----- Dataset content -----

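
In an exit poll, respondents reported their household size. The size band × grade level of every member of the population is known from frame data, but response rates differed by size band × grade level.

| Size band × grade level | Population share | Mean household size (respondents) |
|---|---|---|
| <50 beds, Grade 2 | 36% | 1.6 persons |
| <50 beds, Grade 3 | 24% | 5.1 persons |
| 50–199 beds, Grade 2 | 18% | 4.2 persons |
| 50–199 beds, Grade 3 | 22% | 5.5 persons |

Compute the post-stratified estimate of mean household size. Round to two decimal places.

Post-stratification weights by population share, not respondent share:
  <50 beds, Grade 2: 0.36 × 1.6 = 0.576
  <50 beds, Grade 3: 0.24 × 5.1 = 1.224
  50–199 beds, Grade 2: 0.18 × 4.2 = 0.756
  50–199 beds, Grade 3: 0.22 × 5.5 = 1.21
Post-stratified estimate = 3.766 → 3.77.

3.77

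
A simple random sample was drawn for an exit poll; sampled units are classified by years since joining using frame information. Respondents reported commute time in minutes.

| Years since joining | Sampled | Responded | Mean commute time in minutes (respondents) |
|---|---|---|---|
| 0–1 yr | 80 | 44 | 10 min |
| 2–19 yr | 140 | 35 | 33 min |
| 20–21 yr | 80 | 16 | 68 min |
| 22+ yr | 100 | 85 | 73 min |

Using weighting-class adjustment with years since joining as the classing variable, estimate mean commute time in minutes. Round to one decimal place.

45.4

Response rates by class: 0–1 yr 44/80 = 55%, 2–19 yr 35/140 = 25%, 20–21 yr 16/80 = 20%, 22+ yr 85/100 = 85%.
Weighting each respondent by the inverse class response rate inflates each class back to its sampled size, so the class weight is n_sampled:
  0–1 yr: 80 × 10 = 800
  2–19 yr: 140 × 33 = 4620
  20–21 yr: 80 × 68 = 5440
  22+ yr: 100 × 73 = 7300
Adjusted estimate = 18,160 / 400 = 45.4 → 45.4.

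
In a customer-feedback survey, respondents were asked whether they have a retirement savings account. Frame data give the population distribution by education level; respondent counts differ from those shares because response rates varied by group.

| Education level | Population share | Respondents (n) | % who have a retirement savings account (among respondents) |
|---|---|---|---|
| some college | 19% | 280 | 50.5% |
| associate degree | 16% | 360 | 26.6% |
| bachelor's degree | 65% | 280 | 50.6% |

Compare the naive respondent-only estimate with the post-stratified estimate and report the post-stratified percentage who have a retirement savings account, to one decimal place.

46.7%

Unadjusted (pooled respondent) estimate weights by respondent counts:
  (280/920)×50.5 + (360/920)×26.6 + (280/920)×50.6 = 41.1783%
Post-stratified estimate weights by population shares:
  0.19×50.5 + 0.16×26.6 + 0.65×50.6 = 46.741%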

-----

* What needs to be done
The whole listing should be copied verbatim.

* Answer for the task
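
In an exit poll, respondents reported their household size. The size band × grade level of every member of the population is known from frame data, but response rates differed by size band × grade level.

| Size band × grade level | Population share | Mean household size (respondents) |
|---|---|---|
| <50 beds, Grade 2 | 36% | 1.6 persons |
| <50 beds, Grade 3 | 24% | 5.1 persons |
| 50–199 beds, Grade 2 | 18% | 4.2 persons |
| 50–199 beds, Grade 3 | 22% | 5.5 persons |

Compute the post-stratified estimate of mean household size. Round to two decimal places.

Post-stratification weights by population share, not respondent share:
  <50 beds, Grade 2: 0.36 × 1.6 = 0.576
  <50 beds, Grade 3: 0.24 × 5.1 = 1.224
  50–199 beds, Grade 2: 0.18 × 4.2 = 0.756
  50–199 beds, Grade 3: 0.22 × 5.5 = 1.21
Post-stratified estimate = 3.766 → 3.77.

3.77

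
A simple random sample was drawn for an exit poll; sampled units are classified by years since joining using frame information. Respondents reported commute time in minutes.

| Years since joining | Sampled | Responded | Mean commute time in minutes (respondents) |
|---|---|---|---|
| 0–1 yr | 80 | 44 | 10 min |
| 2–19 yr | 140 | 35 | 33 min |
| 20–21 yr | 80 | 16 | 68 min |
| 22+ yr | 100 | 85 | 73 min |

Using weighting-class adjustment with years since joining as the classing variable, estimate mean commute time in minutes. Round to one decimal place.

45.4

Response rates by class: 0–1 yr 44/80 = 55%, 2–19 yr 35/140 = 25%, 20–21 yr 16/80 = 20%, 22+ yr 85/100 = 85%.
Weighting each respondent by the inverse class response rate inflates each class back to its sampled size, so the class weight is n_sampled:
  0–1 yr: 80 × 10 = 800
  2–19 yr: 140 × 33 = 4620
  20–21 yr: 80 × 68 = 5440
  22+ yr: 100 × 73 = 7300
Adjusted estimate = 18,160 / 400 = 45.4 → 45.4.

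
In a customer-feedback survey, respondents were asked whether they have a retirement savings account. Frame data give the population distribution by education level; respondent counts differ from those shares because response rates varied by group.

| Education level | Population share | Respondents (n) | % who have a retirement savings account (among respondents) |
|---|---|---|---|
| some college | 19% | 280 | 50.5% |
| associate degree | 16% | 360 | 26.6% |
| bachelor's degree | 65% | 280 | 50.6% |

Compare the naive respondent-only estimate with the post-stratified estimate and report the post-stratified percentage who have a retirement savings account, to one decimal place.

46.7%

Unadjusted (pooled respondent) estimate weights by respondent counts:
  (280/920)×50.5 + (360/920)×26.6 + (280/920)×50.6 = 41.1783%
Post-stratified estimate weights by population shares:
  0.19×50.5 + 0.16×26.6 + 0.65×50.6 = 46.741%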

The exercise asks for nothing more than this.